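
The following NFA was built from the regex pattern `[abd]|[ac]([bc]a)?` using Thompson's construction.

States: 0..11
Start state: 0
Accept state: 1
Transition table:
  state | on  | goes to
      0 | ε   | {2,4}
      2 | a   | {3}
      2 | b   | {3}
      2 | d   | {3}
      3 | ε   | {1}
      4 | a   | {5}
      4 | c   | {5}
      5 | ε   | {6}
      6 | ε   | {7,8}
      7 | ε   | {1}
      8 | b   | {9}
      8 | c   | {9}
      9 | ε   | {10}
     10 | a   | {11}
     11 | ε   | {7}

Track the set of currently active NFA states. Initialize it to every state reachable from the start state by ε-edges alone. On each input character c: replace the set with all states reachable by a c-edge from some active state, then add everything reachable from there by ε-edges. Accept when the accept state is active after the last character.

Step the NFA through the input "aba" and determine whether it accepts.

initial (ε-close {0}): {0,2,4}
'a' @ 1: {1,3,5,6,7,8}  (accept∈set)
'b' @ 2: {9,10}
'a' @ 3: {1,7,11}  (accept∈set)
final: {1,7,11}; accept 1 in set

Answer: ACCEPT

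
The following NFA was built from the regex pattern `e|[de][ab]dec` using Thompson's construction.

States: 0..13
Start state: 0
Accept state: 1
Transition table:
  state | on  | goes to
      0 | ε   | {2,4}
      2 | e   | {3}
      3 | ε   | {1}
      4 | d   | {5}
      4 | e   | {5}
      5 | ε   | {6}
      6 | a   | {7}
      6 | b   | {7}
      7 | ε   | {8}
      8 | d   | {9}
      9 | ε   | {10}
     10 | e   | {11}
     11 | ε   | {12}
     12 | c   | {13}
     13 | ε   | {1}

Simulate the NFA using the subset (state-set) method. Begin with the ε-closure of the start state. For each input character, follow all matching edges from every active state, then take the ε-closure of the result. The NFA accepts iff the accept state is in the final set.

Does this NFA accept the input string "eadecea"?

S₀ = ε-closure({0}) = {0,2,4}
'e' @ 1: {1,3,5,6}  ✓accept
'a' @ 2: {7,8}
'd' @ 3: {9,10}
'e' @ 4: {11,12}
'c' @ 5: {1,13}  ✓accept
'e' @ 6: {}  — state set empty
rest 'a' ignored (set empty)
end set {} — state 1 not in

Answer: REJECT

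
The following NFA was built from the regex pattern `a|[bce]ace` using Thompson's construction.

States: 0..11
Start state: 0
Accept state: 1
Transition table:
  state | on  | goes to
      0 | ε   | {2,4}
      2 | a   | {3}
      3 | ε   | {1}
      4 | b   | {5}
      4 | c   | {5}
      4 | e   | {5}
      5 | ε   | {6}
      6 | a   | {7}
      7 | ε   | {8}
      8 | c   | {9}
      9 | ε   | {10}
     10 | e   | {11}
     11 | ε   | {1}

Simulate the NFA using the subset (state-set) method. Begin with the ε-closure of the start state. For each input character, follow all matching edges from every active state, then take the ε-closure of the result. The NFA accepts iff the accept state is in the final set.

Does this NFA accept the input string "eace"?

Answer: ACCEPT

Steps:
start: ε-closure({0}) = {0,2,4}
'e' @ 1: {5,6}
'a' @ 2: {7,8}
'c' @ 3: {9,10}
'e' @ 4: {1,11}  [accepting]
after full input: {1,11}  (accept=1 in)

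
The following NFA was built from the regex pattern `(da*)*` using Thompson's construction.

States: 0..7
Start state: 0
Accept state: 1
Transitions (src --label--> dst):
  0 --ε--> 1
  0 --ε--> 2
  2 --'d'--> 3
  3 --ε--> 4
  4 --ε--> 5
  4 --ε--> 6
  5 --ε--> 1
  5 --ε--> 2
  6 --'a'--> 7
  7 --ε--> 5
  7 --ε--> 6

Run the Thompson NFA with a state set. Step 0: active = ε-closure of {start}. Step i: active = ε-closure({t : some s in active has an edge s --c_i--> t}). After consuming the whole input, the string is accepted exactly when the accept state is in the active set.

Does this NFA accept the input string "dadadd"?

initial (ε-close {0}): {0,1,2}
'd' @ 1: {1,2,3,4,5,6}  (accept∈set)
'a' @ 2: {1,2,5,6,7}  (accept∈set)
'd' @ 3: {1,2,3,4,5,6}  (accept∈set)
'a' @ 4: {1,2,5,6,7}  (accept∈set)
'd' @ 5: {1,2,3,4,5,6}  (accept∈set)
'd' @ 6: {1,2,3,4,5,6}  (accept∈set)
final: {1,2,3,4,5,6}; accept 1 in set

Answer: ACCEPT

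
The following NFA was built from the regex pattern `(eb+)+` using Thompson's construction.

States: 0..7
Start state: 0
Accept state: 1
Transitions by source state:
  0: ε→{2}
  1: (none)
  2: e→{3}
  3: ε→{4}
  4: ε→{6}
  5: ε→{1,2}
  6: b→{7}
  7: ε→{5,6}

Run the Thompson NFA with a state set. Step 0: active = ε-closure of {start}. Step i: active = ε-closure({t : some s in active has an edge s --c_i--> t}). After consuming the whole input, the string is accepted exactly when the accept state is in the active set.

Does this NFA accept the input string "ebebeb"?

initial (ε-close {0}): {0,2}
'e' @ 1: {3,4,6}
'b' @ 2: {1,2,5,6,7}  [accepting]
'e' @ 3: {3,4,6}
'b' @ 4: {1,2,5,6,7}  [accepting]
'e' @ 5: {3,4,6}
'b' @ 6: {1,2,5,6,7}  [accepting]
end set {1,2,5,6,7} — state 1 in

Answer: ACCEPT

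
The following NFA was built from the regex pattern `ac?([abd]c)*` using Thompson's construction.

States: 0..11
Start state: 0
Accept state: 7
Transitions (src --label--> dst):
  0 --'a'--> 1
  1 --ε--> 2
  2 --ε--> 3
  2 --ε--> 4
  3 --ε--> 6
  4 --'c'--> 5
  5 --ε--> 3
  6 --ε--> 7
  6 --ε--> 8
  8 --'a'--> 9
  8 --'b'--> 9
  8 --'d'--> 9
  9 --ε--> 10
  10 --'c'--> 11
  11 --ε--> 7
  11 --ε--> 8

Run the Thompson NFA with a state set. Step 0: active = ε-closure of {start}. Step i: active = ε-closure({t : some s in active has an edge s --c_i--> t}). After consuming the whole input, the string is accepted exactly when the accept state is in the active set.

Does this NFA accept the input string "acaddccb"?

Answer: REJECT

Derivation:
initial (ε-close {0}): {0}
'a' @ 1: {1,2,3,4,6,7,8}  [accepting]
'c' @ 2: {3,5,6,7,8}  [accepting]
'a' @ 3: {9,10}
'd' @ 4: {}  — no active states
rest 'dccb' ignored (set empty)
end set {} — state 7 not in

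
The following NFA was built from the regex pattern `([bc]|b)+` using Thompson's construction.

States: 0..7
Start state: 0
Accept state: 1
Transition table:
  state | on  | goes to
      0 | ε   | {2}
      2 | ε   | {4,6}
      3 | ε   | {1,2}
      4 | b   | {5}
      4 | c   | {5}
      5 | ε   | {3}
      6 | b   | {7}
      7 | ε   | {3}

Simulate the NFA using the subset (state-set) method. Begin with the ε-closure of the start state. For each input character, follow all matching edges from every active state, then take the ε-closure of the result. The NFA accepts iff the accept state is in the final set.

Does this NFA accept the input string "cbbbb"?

S₀ = ε-closure({0}) = {0,2,4,6}
'c' @ 1: {1,2,3,4,5,6}  [accepting]
'b' @ 2: {1,2,3,4,5,6,7}  [accepting]
'b' @ 3: {1,2,3,4,5,6,7}  [accepting]
'b' @ 4: {1,2,3,4,5,6,7}  [accepting]
'b' @ 5: {1,2,3,4,5,6,7}  [accepting]
after full input: {1,2,3,4,5,6,7}  (accept=1 in)

Answer: ACCEPT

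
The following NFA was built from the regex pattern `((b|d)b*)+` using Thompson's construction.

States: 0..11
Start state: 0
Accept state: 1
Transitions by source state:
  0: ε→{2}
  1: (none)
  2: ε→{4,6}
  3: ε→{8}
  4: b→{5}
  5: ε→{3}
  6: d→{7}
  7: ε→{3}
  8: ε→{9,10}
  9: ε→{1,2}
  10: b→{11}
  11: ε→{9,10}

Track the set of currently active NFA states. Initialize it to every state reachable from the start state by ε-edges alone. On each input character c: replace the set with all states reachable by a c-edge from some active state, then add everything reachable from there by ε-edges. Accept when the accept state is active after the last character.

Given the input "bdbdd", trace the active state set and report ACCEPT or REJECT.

Answer: ACCEPT

Derivation:
initial (ε-close {0}): {0,2,4,6}
'b' @ 1: {1,2,3,4,5,6,8,9,10}  [accepting]
'd' @ 2: {1,2,3,4,6,7,8,9,10}  [accepting]
'b' @ 3: {1,2,3,4,5,6,8,9,10,11}  [accepting]
'd' @ 4: {1,2,3,4,6,7,8,9,10}  [accepting]
'd' @ 5: {1,2,3,4,6,7,8,9,10}  [accepting]
final: {1,2,3,4,6,7,8,9,10}; accept 1 in set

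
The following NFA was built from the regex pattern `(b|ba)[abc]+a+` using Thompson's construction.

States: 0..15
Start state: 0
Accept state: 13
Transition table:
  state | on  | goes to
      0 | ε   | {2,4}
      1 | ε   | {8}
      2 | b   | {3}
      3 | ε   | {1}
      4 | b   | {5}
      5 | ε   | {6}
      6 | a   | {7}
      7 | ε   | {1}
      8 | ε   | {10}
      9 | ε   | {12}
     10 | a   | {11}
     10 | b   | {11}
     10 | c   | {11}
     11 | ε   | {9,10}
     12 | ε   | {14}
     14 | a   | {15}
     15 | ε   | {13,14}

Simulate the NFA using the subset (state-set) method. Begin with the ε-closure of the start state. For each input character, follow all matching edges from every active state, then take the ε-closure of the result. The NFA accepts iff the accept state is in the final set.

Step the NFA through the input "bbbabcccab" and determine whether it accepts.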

* [How to complete this task]:
Make a copy of each line in the records above that has the word "pattern".

* [Solution to the problem]:
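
The following NFA was built from the regex pattern `[abd]|[ac]([bc]a)?` using Thompson's construction.
The following NFA was built from the regex pattern `e|[de][ab]dec` using Thompson's construction.
The following NFA was built from the regex pattern `a|[bce]ace` using Thompson's construction.
The following NFA was built from the regex pattern `(da*)*` using Thompson's construction.
The following NFA was built from the regex pattern `(eb+)+` using Thompson's construction.
The following NFA was built from the regex pattern `ac?([abd]c)*` using Thompson's construction.
The following NFA was built from the regex pattern `([bc]|b)+` using Thompson's construction.
The following NFA was built from the regex pattern `((b|d)b*)+` using Thompson's construction.
The following NFA was built from the regex pattern `(b|ba)[abc]+a+` using Thompson's construction.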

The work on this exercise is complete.